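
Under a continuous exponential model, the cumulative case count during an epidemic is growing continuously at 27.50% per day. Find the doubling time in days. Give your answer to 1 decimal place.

doubling time = ln(2) / |r| = 0.69315 / 0.275

doubling time ≈ 2.5 days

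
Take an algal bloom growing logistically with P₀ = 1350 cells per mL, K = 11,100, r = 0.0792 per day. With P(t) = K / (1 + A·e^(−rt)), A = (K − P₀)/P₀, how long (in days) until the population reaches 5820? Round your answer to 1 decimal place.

t ≈ 26.2 days

A = (11100 − 1350)/1350 = 7.22222
5820 = 11100/(1 + 7.22222·e^(−0.0792t)) → 1 + 7.22222·e^(−0.0792t) = 1.90722
e^(−0.0792t) = 0.125615 → t = ln(7.96086)/0.0792 = 2.07454/0.0792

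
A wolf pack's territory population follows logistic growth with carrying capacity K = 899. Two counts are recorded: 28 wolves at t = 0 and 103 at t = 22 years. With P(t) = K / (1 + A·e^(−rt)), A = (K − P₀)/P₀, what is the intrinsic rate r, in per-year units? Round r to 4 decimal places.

r ≈ 0.0633 per year

A = (899 − 28)/28 = 31.10714
103 = 899/(1 + 31.10714·e^(−r·22)) → e^(−22r) = (8.72816 − 1)/31.10714 = 0.248437
r = −ln(0.248437)/22 = 1.39257/22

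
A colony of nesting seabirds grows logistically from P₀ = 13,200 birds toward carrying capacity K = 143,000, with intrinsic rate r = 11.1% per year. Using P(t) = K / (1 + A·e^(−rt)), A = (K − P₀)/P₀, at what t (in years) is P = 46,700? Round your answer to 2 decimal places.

A = (143000 − 13200)/13200 = 9.83333
46700 = 143000/(1 + 9.83333·e^(−0.111t)) → 1 + 9.83333·e^(−0.111t) = 3.0621
e^(−0.111t) = 0.209705 → t = ln(4.76861)/0.111 = 1.56205/0.111

t ≈ 14.07 years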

◇ ◇ ◇ ◇

**Task:**
The data above should be returned in full, exactly as written.

**Solution to this exercise:**
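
Under a continuous exponential model, the cumulative case count during an epidemic is growing continuously at 27.50% per day. Find the doubling time in days. Give your answer to 1 decimal place.

doubling time = ln(2) / |r| = 0.69315 / 0.275

doubling time ≈ 2.5 days

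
Take an algal bloom growing logistically with P₀ = 1350 cells per mL, K = 11,100, r = 0.0792 per day. With P(t) = K / (1 + A·e^(−rt)), A = (K − P₀)/P₀, how long (in days) until the population reaches 5820? Round your answer to 1 decimal place.

t ≈ 26.2 days

A = (11100 − 1350)/1350 = 7.22222
5820 = 11100/(1 + 7.22222·e^(−0.0792t)) → 1 + 7.22222·e^(−0.0792t) = 1.90722
e^(−0.0792t) = 0.125615 → t = ln(7.96086)/0.0792 = 2.07454/0.0792

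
A wolf pack's territory population follows logistic growth with carrying capacity K = 899. Two counts are recorded: 28 wolves at t = 0 and 103 at t = 22 years. With P(t) = K / (1 + A·e^(−rt)), A = (K − P₀)/P₀, what is the intrinsic rate r, in per-year units? Round r to 4 decimal places.

r ≈ 0.0633 per year

A = (899 − 28)/28 = 31.10714
103 = 899/(1 + 31.10714·e^(−r·22)) → e^(−22r) = (8.72816 − 1)/31.10714 = 0.248437
r = −ln(0.248437)/22 = 1.39257/22

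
A colony of nesting seabirds grows logistically from P₀ = 13,200 birds toward carrying capacity K = 143,000, with intrinsic rate r = 11.1% per year. Using P(t) = K / (1 + A·e^(−rt)), A = (K − P₀)/P₀, at what t (in years) is P = 46,700? Round your answer to 2 decimal places.

A = (143000 − 13200)/13200 = 9.83333
46700 = 143000/(1 + 9.83333·e^(−0.111t)) → 1 + 9.83333·e^(−0.111t) = 3.0621
e^(−0.111t) = 0.209705 → t = ln(4.76861)/0.111 = 1.56205/0.111

t ≈ 14.07 years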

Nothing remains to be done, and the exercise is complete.